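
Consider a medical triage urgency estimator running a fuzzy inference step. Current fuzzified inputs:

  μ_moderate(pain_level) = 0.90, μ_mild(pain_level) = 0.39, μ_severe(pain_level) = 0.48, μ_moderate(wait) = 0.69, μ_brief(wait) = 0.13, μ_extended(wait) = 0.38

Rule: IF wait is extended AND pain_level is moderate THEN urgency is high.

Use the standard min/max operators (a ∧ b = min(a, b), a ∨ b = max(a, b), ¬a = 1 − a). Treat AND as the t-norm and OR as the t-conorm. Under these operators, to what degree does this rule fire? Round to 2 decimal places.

firing strength: extended=0.38, moderate=0.90; AND[min(a, b)] → w = 0.38

0.38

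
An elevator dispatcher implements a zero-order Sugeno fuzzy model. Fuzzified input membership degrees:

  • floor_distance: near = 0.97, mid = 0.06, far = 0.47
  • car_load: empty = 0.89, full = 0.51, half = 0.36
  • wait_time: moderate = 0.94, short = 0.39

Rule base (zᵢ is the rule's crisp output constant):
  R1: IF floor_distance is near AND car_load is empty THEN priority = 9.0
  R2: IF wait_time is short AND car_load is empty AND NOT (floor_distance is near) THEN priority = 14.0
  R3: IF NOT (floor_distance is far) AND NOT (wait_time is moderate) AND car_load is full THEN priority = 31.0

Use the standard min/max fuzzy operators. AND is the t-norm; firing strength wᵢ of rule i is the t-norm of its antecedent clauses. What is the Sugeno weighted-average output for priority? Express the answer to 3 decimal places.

10.500

R1 (z=9.0): near=0.97, empty=0.89; AND[min(a, b)] → w = 0.89
R2 (z=14.0): short=0.39, empty=0.89, ¬near=1−0.97=0.03; AND[min(a, b)] → w = 0.03
R3 (z=31.0): ¬far=1−0.47=0.53, ¬moderate=1−0.94=0.06, full=0.51; AND[min(a, b)] → w = 0.06
Weighted average = (0.89·9.0 + 0.03·14.0 + 0.06·31.0) / (0.89 + 0.03 + 0.06)
  = 10.2900 / 0.9800 = 10.500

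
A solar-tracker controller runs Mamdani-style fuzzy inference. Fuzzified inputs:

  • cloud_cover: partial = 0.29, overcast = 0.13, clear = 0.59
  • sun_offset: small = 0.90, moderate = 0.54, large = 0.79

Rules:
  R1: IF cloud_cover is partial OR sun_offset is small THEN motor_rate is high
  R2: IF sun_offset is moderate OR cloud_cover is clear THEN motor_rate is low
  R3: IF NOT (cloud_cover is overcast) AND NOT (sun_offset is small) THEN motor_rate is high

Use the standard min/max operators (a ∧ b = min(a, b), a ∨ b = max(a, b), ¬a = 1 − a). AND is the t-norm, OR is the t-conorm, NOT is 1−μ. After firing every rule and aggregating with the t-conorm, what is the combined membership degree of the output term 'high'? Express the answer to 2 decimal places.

0.90

R1: partial=0.29, small=0.90; OR[max(a, b)] → w = 0.90
R2: moderate=0.54, clear=0.59; OR[max(a, b)] → w = 0.59
R3: ¬overcast=1−0.13=0.87, ¬small=1−0.90=0.10; AND[min(a, b)] → w = 0.10
Rules with consequent 'high': {R1, R3} → strengths 0.90, 0.10
Aggregate via t-conorm [max(a, b)]: 0.90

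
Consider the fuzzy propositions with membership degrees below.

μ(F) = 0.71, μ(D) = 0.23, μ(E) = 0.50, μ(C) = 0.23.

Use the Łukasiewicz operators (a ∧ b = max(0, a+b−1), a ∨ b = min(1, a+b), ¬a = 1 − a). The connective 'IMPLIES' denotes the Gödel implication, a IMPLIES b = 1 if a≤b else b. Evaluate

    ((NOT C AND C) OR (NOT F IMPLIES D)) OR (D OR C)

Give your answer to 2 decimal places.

NOT C = 1 − 0.23 = 0.77
NOT C AND C = max(0, a+b−1) on (0.77, 0.23) = 0.00
NOT F = 1 − 0.71 = 0.29
NOT F IMPLIES D  [Gödel: 1 if a≤b else b] with a=0.29, b=0.23 → 0.23
(NOT C AND C) OR (NOT F IMPLIES D) = min(1, a+b) on (0.00, 0.23) = 0.23
D OR C = min(1, a+b) on (0.23, 0.23) = 0.46
((NOT C AND C) OR (NOT F IMPLIES D)) OR (D OR C) = min(1, a+b) on (0.23, 0.46) = 0.69

0.69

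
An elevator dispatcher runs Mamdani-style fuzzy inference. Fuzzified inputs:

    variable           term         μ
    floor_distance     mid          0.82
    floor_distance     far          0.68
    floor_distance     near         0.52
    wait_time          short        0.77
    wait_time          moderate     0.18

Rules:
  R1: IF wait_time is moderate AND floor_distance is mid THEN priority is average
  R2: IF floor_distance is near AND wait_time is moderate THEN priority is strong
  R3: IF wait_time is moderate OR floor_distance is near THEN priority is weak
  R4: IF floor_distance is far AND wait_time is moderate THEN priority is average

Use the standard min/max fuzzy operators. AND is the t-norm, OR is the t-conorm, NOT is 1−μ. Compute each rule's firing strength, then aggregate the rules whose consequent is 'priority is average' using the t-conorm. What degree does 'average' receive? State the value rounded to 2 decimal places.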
····················
Your assignment:
From the records above, give again exactly the lines running from the line with "Rule: IF wait" to the line with "R3: IF NOT (cloud_cover", inclusive.

Reply to the task:
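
Rule: IF wait is extended AND pain_level is moderate THEN urgency is high.

Use the standard min/max operators (a ∧ b = min(a, b), a ∨ b = max(a, b), ¬a = 1 − a). Treat AND as the t-norm and OR as the t-conorm. Under these operators, to what degree does this rule fire? Round to 2 decimal places.

firing strength: extended=0.38, moderate=0.90; AND[min(a, b)] → w = 0.38

0.38

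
An elevator dispatcher implements a zero-order Sugeno fuzzy model. Fuzzified input membership degrees:

  • floor_distance: near = 0.97, mid = 0.06, far = 0.47
  • car_load: empty = 0.89, full = 0.51, half = 0.36
  • wait_time: moderate = 0.94, short = 0.39

Rule base (zᵢ is the rule's crisp output constant):
  R1: IF floor_distance is near AND car_load is empty THEN priority = 9.0
  R2: IF wait_time is short AND car_load is empty AND NOT (floor_distance is near) THEN priority = 14.0
  R3: IF NOT (floor_distance is far) AND NOT (wait_time is moderate) AND car_load is full THEN priority = 31.0

Use the standard min/max fuzzy operators. AND is the t-norm; firing strength wᵢ of rule i is the t-norm of its antecedent clauses. What is the Sugeno weighted-average output for priority? Express the answer to 3 decimal places.

10.500

R1 (z=9.0): near=0.97, empty=0.89; AND[min(a, b)] → w = 0.89
R2 (z=14.0): short=0.39, empty=0.89, ¬near=1−0.97=0.03; AND[min(a, b)] → w = 0.03
R3 (z=31.0): ¬far=1−0.47=0.53, ¬moderate=1−0.94=0.06, full=0.51; AND[min(a, b)] → w = 0.06
Weighted average = (0.89·9.0 + 0.03·14.0 + 0.06·31.0) / (0.89 + 0.03 + 0.06)
  = 10.2900 / 0.9800 = 10.500

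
A solar-tracker controller runs Mamdani-style fuzzy inference. Fuzzified inputs:

  • cloud_cover: partial = 0.29, overcast = 0.13, clear = 0.59
  • sun_offset: small = 0.90, moderate = 0.54, large = 0.79

Rules:
  R1: IF cloud_cover is partial OR sun_offset is small THEN motor_rate is high
  R2: IF sun_offset is moderate OR cloud_cover is clear THEN motor_rate is low
  R3: IF NOT (cloud_cover is overcast) AND NOT (sun_offset is small) THEN motor_rate is high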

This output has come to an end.